[Start of Attachment]

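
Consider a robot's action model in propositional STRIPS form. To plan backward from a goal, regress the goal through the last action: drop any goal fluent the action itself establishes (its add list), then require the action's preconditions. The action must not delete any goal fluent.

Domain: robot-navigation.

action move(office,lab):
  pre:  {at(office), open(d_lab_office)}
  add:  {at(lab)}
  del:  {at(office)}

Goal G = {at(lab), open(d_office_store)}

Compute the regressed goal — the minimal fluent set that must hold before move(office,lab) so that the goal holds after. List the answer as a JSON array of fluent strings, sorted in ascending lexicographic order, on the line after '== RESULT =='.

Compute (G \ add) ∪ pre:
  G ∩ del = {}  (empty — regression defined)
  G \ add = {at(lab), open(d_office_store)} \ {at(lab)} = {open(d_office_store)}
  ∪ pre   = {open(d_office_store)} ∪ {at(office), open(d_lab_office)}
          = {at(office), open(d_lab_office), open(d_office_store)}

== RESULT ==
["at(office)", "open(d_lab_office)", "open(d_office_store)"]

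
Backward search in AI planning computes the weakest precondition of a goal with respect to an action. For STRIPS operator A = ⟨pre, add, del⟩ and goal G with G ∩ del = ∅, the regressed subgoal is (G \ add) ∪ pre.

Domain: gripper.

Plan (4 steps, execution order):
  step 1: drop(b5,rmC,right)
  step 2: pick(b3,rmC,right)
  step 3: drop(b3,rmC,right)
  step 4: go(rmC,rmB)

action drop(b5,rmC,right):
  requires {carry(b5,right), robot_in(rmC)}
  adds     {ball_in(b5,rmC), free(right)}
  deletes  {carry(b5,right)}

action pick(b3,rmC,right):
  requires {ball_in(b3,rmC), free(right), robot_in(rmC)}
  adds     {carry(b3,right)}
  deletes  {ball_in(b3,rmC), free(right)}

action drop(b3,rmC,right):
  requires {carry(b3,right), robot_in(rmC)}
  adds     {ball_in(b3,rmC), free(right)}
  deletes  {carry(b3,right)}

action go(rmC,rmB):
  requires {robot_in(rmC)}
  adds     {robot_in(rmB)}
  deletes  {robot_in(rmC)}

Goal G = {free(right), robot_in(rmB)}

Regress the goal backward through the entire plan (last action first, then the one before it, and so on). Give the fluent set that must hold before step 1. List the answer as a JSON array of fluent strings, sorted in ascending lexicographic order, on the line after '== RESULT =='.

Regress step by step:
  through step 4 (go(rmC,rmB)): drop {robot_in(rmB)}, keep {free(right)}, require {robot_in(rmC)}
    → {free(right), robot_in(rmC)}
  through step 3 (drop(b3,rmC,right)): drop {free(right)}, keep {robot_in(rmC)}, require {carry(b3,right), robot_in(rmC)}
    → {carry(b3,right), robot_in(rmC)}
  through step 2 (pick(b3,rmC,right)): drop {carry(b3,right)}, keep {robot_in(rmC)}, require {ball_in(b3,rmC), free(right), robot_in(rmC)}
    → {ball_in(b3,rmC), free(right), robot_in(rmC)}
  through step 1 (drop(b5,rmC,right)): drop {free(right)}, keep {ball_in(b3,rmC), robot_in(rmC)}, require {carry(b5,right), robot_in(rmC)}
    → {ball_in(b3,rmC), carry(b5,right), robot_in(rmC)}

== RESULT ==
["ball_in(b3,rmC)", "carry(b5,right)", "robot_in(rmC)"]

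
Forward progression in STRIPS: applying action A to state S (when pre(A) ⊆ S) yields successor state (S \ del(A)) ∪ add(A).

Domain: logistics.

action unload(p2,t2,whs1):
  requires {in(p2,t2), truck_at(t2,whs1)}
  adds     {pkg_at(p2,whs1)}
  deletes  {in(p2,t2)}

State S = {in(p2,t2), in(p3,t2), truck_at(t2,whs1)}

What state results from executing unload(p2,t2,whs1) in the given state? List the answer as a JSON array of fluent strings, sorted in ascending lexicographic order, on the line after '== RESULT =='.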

[End of Attachment]

> **What you have to do**: Which lines of the data contain the word "Domain"? Copy each one.

> **Result of the task**:
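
Domain: robot-navigation.
Domain: gripper.
Domain: logistics.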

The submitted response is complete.